WORK ITEM
Produce as output only the lines below starting at the line with "pair. Round to 4 decimal places." and continuing through the line with "GAA ACA ACC GCA GT", each one exactly as written.

DATASET EXTRACT
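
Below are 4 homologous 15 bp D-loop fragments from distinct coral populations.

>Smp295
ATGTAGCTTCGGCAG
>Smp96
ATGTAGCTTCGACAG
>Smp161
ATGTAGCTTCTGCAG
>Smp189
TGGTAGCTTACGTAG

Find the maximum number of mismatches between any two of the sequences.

6

Pairwise Hamming distances:
  Smp295 vs Smp96: 1
  Smp295 vs Smp161: 1
  Smp295 vs Smp189: 5
  Smp96 vs Smp161: 2
  Smp96 vs Smp189: 6
  Smp161 vs Smp189: 5
The largest is 6, between Smp96 and Smp189.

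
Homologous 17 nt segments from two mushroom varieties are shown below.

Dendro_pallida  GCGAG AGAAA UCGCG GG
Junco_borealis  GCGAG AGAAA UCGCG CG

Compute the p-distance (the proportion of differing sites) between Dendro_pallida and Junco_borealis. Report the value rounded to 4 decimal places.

Differing sites — 16:G/C.
There are 1 differences over 17 sites, so p = 1/17 = 0.0588.

0.0588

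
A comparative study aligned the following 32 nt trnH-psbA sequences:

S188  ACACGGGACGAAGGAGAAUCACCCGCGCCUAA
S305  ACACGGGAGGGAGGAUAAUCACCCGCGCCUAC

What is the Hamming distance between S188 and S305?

4

The sequences differ at positions 9 (C/G), 11 (A/G), 16 (G/U), 32 (A/C).
That gives 4 mismatches out of 32 aligned sites, so the Hamming distance is 4.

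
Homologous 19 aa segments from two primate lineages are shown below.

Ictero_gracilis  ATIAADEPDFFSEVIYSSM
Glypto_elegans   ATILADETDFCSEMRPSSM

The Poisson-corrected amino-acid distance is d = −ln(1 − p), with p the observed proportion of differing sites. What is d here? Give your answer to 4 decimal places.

The sequences differ at positions 4 (A/L), 8 (P/T), 11 (F/C), 14 (V/M), 15 (I/R), 16 (Y/P).
p = 6/19 = 0.315789.
d = −ln(1 − 0.315789) = −ln(0.684211) = 0.3795.

0.3795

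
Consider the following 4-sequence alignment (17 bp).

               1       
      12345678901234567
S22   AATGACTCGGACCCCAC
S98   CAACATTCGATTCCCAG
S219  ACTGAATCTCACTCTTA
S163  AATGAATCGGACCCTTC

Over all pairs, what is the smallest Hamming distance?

3

Pairwise Hamming distances:
  S22 vs S98: 8
  S22 vs S219: 8
  S22 vs S163: 3
  S98 vs S219: 13
  S98 vs S163: 10
  S219 vs S163: 5
The smallest is 3, between S22 and S163.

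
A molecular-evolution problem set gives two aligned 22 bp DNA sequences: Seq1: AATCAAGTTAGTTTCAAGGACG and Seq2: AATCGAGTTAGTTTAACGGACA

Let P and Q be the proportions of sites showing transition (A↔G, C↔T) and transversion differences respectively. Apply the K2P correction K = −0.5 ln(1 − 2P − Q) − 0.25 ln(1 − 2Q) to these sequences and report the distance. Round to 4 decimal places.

Differing sites — 5:A/G (Ti); 15:C/A (Tv); 17:A/C (Tv); 22:G/A (Ti).
Of the 4 differences, 2 transitions and 2 transversions over 22 sites: P = 2/22 = 0.090909, Q = 2/22 = 0.090909.
d = −0.5·ln(0.727273) − 0.25·ln(0.818182) = −0.5·(-0.318453) − 0.25·(-0.200670) = 0.2094.

0.2094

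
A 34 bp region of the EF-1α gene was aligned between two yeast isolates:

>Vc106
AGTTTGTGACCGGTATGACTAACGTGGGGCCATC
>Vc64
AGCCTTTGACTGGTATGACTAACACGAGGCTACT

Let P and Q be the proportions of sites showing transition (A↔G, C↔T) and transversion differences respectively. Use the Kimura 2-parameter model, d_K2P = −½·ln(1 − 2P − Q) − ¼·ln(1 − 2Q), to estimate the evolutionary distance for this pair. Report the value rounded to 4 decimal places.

The sequences differ at positions 3 (T/C, transition), 4 (T/C, transition), 6 (G/T, transversion), 11 (C/T, transition), 24 (G/A, transition), 25 (T/C, transition), 27 (G/A, transition), 31 (C/T, transition), 33 (T/C, transition), 34 (C/T, transition).
Of the 10 differences, 9 transitions and 1 transversion over 34 sites: P = 9/34 = 0.264706, Q = 1/34 = 0.029412.
d = −0.5·ln(0.441176) − 0.25·ln(0.941176) = −0.5·(-0.818311) − 0.25·(-0.060625) = 0.4243.

0.4243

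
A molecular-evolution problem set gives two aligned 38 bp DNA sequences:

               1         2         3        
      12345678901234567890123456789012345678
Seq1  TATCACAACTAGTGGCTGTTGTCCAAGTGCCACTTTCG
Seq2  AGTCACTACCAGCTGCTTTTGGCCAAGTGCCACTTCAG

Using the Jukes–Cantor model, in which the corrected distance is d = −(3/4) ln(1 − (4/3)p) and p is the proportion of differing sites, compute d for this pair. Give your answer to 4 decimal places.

Mismatches occur at site 1 (T/A), site 2 (A/G), site 7 (A/T), site 10 (T/C), site 13 (T/C), site 14 (G/T), site 18 (G/T), site 22 (T/G), site 36 (T/C), site 37 (C/A).
p = 10/38 = 0.263158.
d = −0.75 · ln(1 − (4/3)·0.263158) = −0.75 · ln(0.649123) = −0.75 · (-0.432133) = 0.3241.

0.3241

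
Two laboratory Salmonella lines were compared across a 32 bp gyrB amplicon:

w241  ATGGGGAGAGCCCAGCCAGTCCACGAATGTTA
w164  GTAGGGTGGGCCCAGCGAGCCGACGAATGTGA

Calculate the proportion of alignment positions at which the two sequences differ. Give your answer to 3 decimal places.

0.250

The sequences differ at positions 1 (A/G), 3 (G/A), 7 (A/T), 9 (A/G), 17 (C/G), 20 (T/C), 22 (C/G), 31 (T/G).
There are 8 differences over 32 sites, so p = 8/32 = 0.250.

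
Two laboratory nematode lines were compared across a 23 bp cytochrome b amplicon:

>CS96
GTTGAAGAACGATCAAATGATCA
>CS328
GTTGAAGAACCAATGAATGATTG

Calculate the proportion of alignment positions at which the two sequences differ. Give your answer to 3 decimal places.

0.261

Mismatches occur at site 11 (G→C), site 13 (T→A), site 14 (C→T), site 15 (A→G), site 22 (C→T), site 23 (A→G).
There are 6 differences over 23 sites, so p = 6/23 = 0.261.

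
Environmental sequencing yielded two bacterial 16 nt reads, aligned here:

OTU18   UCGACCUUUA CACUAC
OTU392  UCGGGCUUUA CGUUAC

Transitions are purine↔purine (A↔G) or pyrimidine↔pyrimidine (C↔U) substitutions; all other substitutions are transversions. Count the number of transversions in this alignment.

Mismatches occur at site 4 (A↔G, transition), site 5 (C↔G, transversion), site 12 (A↔G, transition), site 13 (C↔U, transition).
Of the 4 differences, 3 transitions and 1 transversion, so the answer is 1.

1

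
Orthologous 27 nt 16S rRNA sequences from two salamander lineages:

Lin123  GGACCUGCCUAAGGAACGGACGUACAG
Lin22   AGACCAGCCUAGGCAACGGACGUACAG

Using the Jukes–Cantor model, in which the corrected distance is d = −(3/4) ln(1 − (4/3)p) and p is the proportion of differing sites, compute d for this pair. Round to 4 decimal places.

0.1650

Differing sites — 1:G/A; 6:U/A; 12:A/G; 14:G/C.
p = 4/27 = 0.148148.
d = −0.75 · ln(1 − (4/3)·0.148148) = −0.75 · ln(0.802469) = −0.75 · (-0.220062) = 0.1650.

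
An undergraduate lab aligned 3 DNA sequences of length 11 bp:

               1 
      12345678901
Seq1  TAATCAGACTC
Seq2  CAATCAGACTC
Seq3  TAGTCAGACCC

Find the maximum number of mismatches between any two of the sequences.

Pairwise Hamming distances:
  Seq1 vs Seq2: 1
  Seq1 vs Seq3: 2
  Seq2 vs Seq3: 3
The largest is 3, between Seq2 and Seq3.

3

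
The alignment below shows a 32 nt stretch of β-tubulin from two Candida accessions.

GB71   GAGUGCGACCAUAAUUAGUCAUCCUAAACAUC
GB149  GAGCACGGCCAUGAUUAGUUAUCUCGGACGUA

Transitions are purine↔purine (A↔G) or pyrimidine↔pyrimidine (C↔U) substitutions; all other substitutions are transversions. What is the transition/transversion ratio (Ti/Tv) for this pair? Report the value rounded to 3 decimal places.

Mismatches occur at site 4 (U↔C, transition), site 5 (G↔A, transition), site 8 (A↔G, transition), site 13 (A↔G, transition), site 20 (C↔U, transition), site 24 (C↔U, transition), site 25 (U↔C, transition), site 26 (A↔G, transition), site 27 (A↔G, transition), site 30 (A↔G, transition), site 32 (C↔A, transversion).
Of the 11 differences, 10 transitions and 1 transversion, so Ti/Tv = 10/1 = 10.000.

10.000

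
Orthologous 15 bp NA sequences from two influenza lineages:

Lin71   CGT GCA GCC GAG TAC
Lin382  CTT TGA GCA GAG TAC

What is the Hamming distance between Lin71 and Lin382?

Mismatches occur at site 2 (G/T), site 4 (G/T), site 5 (C/G), site 9 (C/A).
That gives 4 mismatches out of 15 aligned sites, so the Hamming distance is 4.

4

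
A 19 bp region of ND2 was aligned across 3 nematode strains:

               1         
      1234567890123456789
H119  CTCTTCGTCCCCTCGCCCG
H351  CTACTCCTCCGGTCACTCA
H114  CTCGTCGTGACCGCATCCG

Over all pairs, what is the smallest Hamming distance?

Pairwise Hamming distances:
  H119 vs H351: 8
  H119 vs H114: 6
  H351 vs H114: 11
The smallest is 6, between H119 and H114.

6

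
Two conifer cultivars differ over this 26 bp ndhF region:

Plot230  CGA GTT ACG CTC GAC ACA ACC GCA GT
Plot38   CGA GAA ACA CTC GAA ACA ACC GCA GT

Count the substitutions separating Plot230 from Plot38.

The sequences differ at positions 5 (T/A), 6 (T/A), 9 (G/A), 15 (C/A).
That gives 4 mismatches out of 26 aligned sites, so the Hamming distance is 4.

4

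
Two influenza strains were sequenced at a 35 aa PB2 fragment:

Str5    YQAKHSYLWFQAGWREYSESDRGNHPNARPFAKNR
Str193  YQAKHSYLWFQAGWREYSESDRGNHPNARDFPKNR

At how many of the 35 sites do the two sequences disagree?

Mismatches occur at site 30 (P→D), site 32 (A→P).
That gives 2 mismatches out of 35 aligned sites, so the Hamming distance is 2.

2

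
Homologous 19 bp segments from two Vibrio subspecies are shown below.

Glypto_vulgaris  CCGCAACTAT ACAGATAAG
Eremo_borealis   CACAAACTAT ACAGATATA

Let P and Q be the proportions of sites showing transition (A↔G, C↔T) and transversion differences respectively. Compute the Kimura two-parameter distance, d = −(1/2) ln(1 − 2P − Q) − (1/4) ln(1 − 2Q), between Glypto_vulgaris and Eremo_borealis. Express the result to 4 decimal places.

0.3264

The sequences differ at positions 2 (C/A, transversion), 3 (G/C, transversion), 4 (C/A, transversion), 18 (A/T, transversion), 19 (G/A, transition).
Of the 5 differences, 1 transition and 4 transversions over 19 sites: P = 1/19 = 0.052632, Q = 4/19 = 0.210526.
d = −0.5·ln(0.684210) − 0.25·ln(0.578948) = −0.5·(-0.379490) − 0.25·(-0.546543) = 0.3264.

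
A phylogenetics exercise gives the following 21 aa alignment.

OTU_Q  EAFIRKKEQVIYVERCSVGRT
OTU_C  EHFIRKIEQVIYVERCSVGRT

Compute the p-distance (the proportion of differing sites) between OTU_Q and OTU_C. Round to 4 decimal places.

0.0952

The sequences differ at positions 2 (A/H), 7 (K/I).
There are 2 differences over 21 sites, so p = 2/21 = 0.0952.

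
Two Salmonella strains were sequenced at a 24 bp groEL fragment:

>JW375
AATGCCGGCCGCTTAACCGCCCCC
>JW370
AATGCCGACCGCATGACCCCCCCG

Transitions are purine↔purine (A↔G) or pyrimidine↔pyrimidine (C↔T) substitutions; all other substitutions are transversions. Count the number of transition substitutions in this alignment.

2

The sequences differ at positions 8 (G/A, transition), 13 (T/A, transversion), 15 (A/G, transition), 19 (G/C, transversion), 24 (C/G, transversion).
Of the 5 differences, 2 transitions and 3 transversions, so the answer is 2.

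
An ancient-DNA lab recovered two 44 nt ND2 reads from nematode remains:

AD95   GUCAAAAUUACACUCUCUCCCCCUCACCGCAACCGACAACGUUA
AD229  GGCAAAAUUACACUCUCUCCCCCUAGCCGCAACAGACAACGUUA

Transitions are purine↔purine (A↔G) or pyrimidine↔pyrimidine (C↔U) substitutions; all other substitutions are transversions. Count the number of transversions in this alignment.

Differing sites — 2:U/G (Tv); 25:C/A (Tv); 26:A/G (Ti); 34:C/A (Tv).
Of the 4 differences, 1 transition and 3 transversions, so the answer is 3.

3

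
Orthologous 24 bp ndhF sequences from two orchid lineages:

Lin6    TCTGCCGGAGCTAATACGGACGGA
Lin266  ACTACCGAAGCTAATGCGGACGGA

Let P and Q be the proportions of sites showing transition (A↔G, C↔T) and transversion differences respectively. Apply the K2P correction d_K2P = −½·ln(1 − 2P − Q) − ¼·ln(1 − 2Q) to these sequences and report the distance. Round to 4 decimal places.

Mismatches occur at site 1 (T↔A, transversion), site 4 (G↔A, transition), site 8 (G↔A, transition), site 16 (A↔G, transition).
Of the 4 differences, 3 transitions and 1 transversion over 24 sites: P = 3/24 = 0.125000, Q = 1/24 = 0.041667.
d = −0.5·ln(0.708333) − 0.25·ln(0.916666) = −0.5·(-0.344841) − 0.25·(-0.087012) = 0.1942.

0.1942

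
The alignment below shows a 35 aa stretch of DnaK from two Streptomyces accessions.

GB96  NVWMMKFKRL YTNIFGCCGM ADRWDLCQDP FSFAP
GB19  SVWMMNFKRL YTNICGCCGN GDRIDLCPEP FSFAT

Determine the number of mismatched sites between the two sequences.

9

Mismatches occur at site 1 (N↔S), site 6 (K↔N), site 15 (F↔C), site 20 (M↔N), site 21 (A↔G), site 24 (W↔I), site 28 (Q↔P), site 29 (D↔E), site 35 (P↔T).
That gives 9 mismatches out of 35 aligned sites, so the Hamming distance is 9.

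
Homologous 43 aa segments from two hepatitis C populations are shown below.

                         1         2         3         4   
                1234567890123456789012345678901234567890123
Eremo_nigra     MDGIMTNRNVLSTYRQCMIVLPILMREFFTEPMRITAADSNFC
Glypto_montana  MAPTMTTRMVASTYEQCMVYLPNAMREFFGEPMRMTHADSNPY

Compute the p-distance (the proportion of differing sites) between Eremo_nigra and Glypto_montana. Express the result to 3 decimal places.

0.372

The sequences differ at positions 2 (D/A), 3 (G/P), 4 (I/T), 7 (N/T), 9 (N/M), 11 (L/A), 15 (R/E), 19 (I/V), 20 (V/Y), 23 (I/N), 24 (L/A), 30 (T/G), 35 (I/M), 37 (A/H), 42 (F/P), 43 (C/Y).
There are 16 differences over 43 sites, so p = 16/43 = 0.372.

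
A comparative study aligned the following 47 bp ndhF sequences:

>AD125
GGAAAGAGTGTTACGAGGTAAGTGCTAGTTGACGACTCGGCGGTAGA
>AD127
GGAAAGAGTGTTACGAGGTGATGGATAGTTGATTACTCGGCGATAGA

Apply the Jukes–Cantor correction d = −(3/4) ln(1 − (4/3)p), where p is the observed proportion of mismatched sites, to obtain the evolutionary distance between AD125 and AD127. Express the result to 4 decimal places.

0.1660

The sequences differ at positions 20 (A/G), 22 (G/T), 23 (T/G), 25 (C/A), 33 (C/T), 34 (G/T), 43 (G/A).
p = 7/47 = 0.148936.
d = −0.75 · ln(1 − (4/3)·0.148936) = −0.75 · ln(0.801419) = −0.75 · (-0.221371) = 0.1660.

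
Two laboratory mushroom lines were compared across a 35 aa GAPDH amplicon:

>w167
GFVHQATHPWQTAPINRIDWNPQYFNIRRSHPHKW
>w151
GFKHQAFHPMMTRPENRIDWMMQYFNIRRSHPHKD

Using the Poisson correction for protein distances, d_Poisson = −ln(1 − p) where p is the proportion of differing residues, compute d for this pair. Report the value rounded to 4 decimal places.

Mismatches occur at site 3 (V↔K), site 7 (T↔F), site 10 (W↔M), site 11 (Q↔M), site 13 (A↔R), site 15 (I↔E), site 21 (N↔M), site 22 (P↔M), site 35 (W↔D).
p = 9/35 = 0.257143.
d = −ln(1 − 0.257143) = −ln(0.742857) = 0.2973.

0.2973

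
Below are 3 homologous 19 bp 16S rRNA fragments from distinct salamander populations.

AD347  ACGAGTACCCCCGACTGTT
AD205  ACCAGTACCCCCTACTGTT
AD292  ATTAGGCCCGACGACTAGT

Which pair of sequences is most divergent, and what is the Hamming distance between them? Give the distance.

Pairwise Hamming distances:
  AD347 vs AD205: 2
  AD347 vs AD292: 8
  AD205 vs AD292: 9
The largest is 9, between AD205 and AD292.

9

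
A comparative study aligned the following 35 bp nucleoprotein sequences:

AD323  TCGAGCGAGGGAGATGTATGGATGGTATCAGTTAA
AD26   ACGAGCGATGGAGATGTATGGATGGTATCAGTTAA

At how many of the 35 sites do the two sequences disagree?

Mismatches occur at site 1 (T/A), site 9 (G/T).
That gives 2 mismatches out of 35 aligned sites, so the Hamming distance is 2.

2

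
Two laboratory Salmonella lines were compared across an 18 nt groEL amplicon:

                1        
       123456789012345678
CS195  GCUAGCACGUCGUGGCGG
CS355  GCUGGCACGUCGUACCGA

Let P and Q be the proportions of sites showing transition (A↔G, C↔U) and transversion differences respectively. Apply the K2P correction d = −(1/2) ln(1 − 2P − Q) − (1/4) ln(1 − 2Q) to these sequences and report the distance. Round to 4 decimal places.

0.2757

Mismatches occur at site 4 (A↔G, transition), site 14 (G↔A, transition), site 15 (G↔C, transversion), site 18 (G↔A, transition).
Of the 4 differences, 3 transitions and 1 transversion over 18 sites: P = 3/18 = 0.166667, Q = 1/18 = 0.055556.
d = −0.5·ln(0.611110) − 0.25·ln(0.888888) = −0.5·(-0.492478) − 0.25·(-0.117784) = 0.2757.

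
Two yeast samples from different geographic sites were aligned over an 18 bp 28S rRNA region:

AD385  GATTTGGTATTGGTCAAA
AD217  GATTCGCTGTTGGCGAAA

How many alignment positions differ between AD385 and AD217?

5

The sequences differ at positions 5 (T/C), 7 (G/C), 9 (A/G), 14 (T/C), 15 (C/G).
That gives 5 mismatches out of 18 aligned sites, so the Hamming distance is 5.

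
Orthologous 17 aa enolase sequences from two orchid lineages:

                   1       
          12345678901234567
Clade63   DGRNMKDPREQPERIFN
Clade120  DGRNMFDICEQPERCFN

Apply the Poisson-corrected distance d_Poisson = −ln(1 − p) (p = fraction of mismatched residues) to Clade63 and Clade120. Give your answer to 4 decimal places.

0.2683

The sequences differ at positions 6 (K/F), 8 (P/I), 9 (R/C), 15 (I/C).
p = 4/17 = 0.235294.
d = −ln(1 − 0.235294) = −ln(0.764706) = 0.2683.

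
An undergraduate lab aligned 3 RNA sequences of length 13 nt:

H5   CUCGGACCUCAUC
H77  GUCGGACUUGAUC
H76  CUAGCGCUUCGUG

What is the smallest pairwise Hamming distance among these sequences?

3

Pairwise Hamming distances:
  H5 vs H77: 3
  H5 vs H76: 6
  H77 vs H76: 7
The smallest is 3, between H5 and H77.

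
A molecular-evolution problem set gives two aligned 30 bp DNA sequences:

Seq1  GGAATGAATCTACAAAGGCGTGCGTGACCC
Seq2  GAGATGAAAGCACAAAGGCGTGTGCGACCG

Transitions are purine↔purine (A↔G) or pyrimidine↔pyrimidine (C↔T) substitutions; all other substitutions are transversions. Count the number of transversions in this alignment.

Mismatches occur at site 2 (G→A, transition), site 3 (A→G, transition), site 9 (T→A, transversion), site 10 (C→G, transversion), site 11 (T→C, transition), site 23 (C→T, transition), site 25 (T→C, transition), site 30 (C→G, transversion).
Of the 8 differences, 5 transitions and 3 transversions, so the answer is 3.

3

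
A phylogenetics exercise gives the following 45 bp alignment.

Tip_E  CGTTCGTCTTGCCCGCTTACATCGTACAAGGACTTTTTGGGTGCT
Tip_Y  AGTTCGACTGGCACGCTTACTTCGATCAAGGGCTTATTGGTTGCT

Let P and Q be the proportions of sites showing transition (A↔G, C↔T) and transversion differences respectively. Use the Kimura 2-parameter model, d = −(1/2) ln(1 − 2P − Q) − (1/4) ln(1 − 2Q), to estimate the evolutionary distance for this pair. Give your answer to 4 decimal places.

0.2679

The sequences differ at positions 1 (C/A, transversion), 7 (T/A, transversion), 10 (T/G, transversion), 13 (C/A, transversion), 21 (A/T, transversion), 25 (T/A, transversion), 26 (A/T, transversion), 32 (A/G, transition), 36 (T/A, transversion), 41 (G/T, transversion).
Of the 10 differences, 1 transition and 9 transversions over 45 sites: P = 1/45 = 0.022222, Q = 9/45 = 0.200000.
d = −0.5·ln(0.755556) − 0.25·ln(0.600000) = −0.5·(-0.280301) − 0.25·(-0.510826) = 0.2679.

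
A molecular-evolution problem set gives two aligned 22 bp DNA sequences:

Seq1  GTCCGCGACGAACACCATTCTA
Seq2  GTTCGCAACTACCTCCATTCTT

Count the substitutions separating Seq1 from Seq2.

6

Mismatches occur at site 3 (C→T), site 7 (G→A), site 10 (G→T), site 12 (A→C), site 14 (A→T), site 22 (A→T).
That gives 6 mismatches out of 22 aligned sites, so the Hamming distance is 6.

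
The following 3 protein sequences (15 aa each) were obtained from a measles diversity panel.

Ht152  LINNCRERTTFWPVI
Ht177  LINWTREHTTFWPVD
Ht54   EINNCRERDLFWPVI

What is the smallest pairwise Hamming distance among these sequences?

3

Pairwise Hamming distances:
  Ht152 vs Ht177: 4
  Ht152 vs Ht54: 3
  Ht177 vs Ht54: 7
The smallest is 3, between Ht152 and Ht54.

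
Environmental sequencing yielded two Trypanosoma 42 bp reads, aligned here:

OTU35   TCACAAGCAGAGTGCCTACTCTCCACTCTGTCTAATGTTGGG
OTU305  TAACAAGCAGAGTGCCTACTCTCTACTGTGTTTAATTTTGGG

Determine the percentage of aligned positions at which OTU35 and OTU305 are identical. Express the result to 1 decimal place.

88.1%

Mismatches occur at site 2 (C/A), site 24 (C/T), site 28 (C/G), site 32 (C/T), site 37 (G/T).
37 of the 42 sites match, so the percent identity is 37/42 × 100 = 88.1%.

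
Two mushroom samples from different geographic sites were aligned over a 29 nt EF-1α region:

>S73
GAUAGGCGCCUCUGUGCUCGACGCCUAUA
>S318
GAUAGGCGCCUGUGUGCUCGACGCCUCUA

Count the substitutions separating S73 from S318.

2

Differing sites — 12:C/G; 27:A/C.
That gives 2 mismatches out of 29 aligned sites, so the Hamming distance is 2.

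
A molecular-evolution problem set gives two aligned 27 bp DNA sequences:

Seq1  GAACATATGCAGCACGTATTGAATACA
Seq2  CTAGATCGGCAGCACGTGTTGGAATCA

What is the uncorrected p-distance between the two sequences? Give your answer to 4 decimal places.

0.3333

The sequences differ at positions 1 (G/C), 2 (A/T), 4 (C/G), 7 (A/C), 8 (T/G), 18 (A/G), 22 (A/G), 24 (T/A), 25 (A/T).
There are 9 differences over 27 sites, so p = 9/27 = 0.3333.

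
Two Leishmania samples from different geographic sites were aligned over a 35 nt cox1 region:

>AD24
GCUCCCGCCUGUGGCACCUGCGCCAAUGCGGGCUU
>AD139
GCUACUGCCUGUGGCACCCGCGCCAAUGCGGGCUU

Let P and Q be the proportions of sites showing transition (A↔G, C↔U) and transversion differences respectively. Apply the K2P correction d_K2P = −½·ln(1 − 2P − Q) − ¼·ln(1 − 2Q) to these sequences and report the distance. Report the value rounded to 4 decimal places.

Differing sites — 4:C/A (Tv); 6:C/U (Ti); 19:U/C (Ti).
Of the 3 differences, 2 transitions and 1 transversion over 35 sites: P = 2/35 = 0.057143, Q = 1/35 = 0.028571.
d = −0.5·ln(0.857143) − 0.25·ln(0.942858) = −0.5·(-0.154151) − 0.25·(-0.058840) = 0.0918.

0.0918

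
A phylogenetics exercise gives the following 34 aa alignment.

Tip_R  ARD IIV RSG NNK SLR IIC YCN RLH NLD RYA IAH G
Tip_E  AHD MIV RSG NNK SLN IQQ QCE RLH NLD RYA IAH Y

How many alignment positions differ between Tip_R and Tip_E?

8

The sequences differ at positions 2 (R/H), 4 (I/M), 15 (R/N), 17 (I/Q), 18 (C/Q), 19 (Y/Q), 21 (N/E), 34 (G/Y).
That gives 8 mismatches out of 34 aligned sites, so the Hamming distance is 8.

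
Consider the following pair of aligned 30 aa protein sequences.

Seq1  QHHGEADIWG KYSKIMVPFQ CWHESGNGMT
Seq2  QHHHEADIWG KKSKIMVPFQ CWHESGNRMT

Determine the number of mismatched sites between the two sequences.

The sequences differ at positions 4 (G/H), 12 (Y/K), 28 (G/R).
That gives 3 mismatches out of 30 aligned sites, so the Hamming distance is 3.

3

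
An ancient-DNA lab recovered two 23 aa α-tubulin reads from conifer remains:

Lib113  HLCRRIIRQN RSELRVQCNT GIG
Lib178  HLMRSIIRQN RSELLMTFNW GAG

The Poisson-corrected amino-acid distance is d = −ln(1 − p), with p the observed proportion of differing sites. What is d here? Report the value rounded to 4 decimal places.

0.4274

Differing sites — 3:C/M; 5:R/S; 15:R/L; 16:V/M; 17:Q/T; 18:C/F; 20:T/W; 22:I/A.
p = 8/23 = 0.347826.
d = −ln(1 − 0.347826) = −ln(0.652174) = 0.4274.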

EXERCISE ANSWER
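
Using the Jukes–Cantor model, in which the corrected distance is d = −(3/4) ln(1 − (4/3)p) and p is the proportion of differing sites, compute d for this pair. Round to 4 decimal places.

0.1650

Differing sites — 1:G/A; 6:U/A; 12:A/G; 14:G/C.
p = 4/27 = 0.148148.
d = −0.75 · ln(1 − (4/3)·0.148148) = −0.75 · ln(0.802469) = −0.75 · (-0.220062) = 0.1650.

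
An undergraduate lab aligned 3 DNA sequences of length 11 bp:

               1 
      12345678901
Seq1  TAATCAGACTC
Seq2  CAATCAGACTC
Seq3  TAGTCAGACCC

Find the maximum number of mismatches between any two of the sequences.

Pairwise Hamming distances:
  Seq1 vs Seq2: 1
  Seq1 vs Seq3: 2
  Seq2 vs Seq3: 3
The largest is 3, between Seq2 and Seq3.

3

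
The alignment below shows a 32 nt stretch of β-tubulin from two Candida accessions.

GB71   GAGUGCGACCAUAAUUAGUCAUCCUAAACAUC
GB149  GAGCACGGCCAUGAUUAGUUAUCUCGGACGUA

Transitions are purine↔purine (A↔G) or pyrimidine↔pyrimidine (C↔U) substitutions; all other substitutions are transversions. What is the transition/transversion ratio (Ti/Tv) for this pair? Report the value rounded to 3 decimal places.

Mismatches occur at site 4 (U↔C, transition), site 5 (G↔A, transition), site 8 (A↔G, transition), site 13 (A↔G, transition), site 20 (C↔U, transition), site 24 (C↔U, transition), site 25 (U↔C, transition), site 26 (A↔G, transition), site 27 (A↔G, transition), site 30 (A↔G, transition), site 32 (C↔A, transversion).
Of the 11 differences, 10 transitions and 1 transversion, so Ti/Tv = 10/1 = 10.000.

10.000

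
Orthologous 15 bp NA sequences from two influenza lineages:

Lin71   CGT GCA GCC GAG TAC
Lin382  CTT TGA GCA GAG TAC

What is the Hamming distance between Lin71 and Lin382?

Mismatches occur at site 2 (G/T), site 4 (G/T), site 5 (C/G), site 9 (C/A).
That gives 4 mismatches out of 15 aligned sites, so the Hamming distance is 4.

4

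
A 19 bp region of ND2 was aligned across 3 nematode strains:

               1         
      1234567890123456789
H119  CTCTTCGTCCCCTCGCCCG
H351  CTACTCCTCCGGTCACTCA
H114  CTCGTCGTGACCGCATCCG

Over all pairs, what is the smallest Hamming distance?

Pairwise Hamming distances:
  H119 vs H351: 8
  H119 vs H114: 6
  H351 vs H114: 11
The smallest is 6, between H119 and H114.

6

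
Two conifer cultivars differ over this 26 bp ndhF region:

Plot230  CGA GTT ACG CTC GAC ACA ACC GCA GT
Plot38   CGA GAA ACA CTC GAA ACA ACC GCA GT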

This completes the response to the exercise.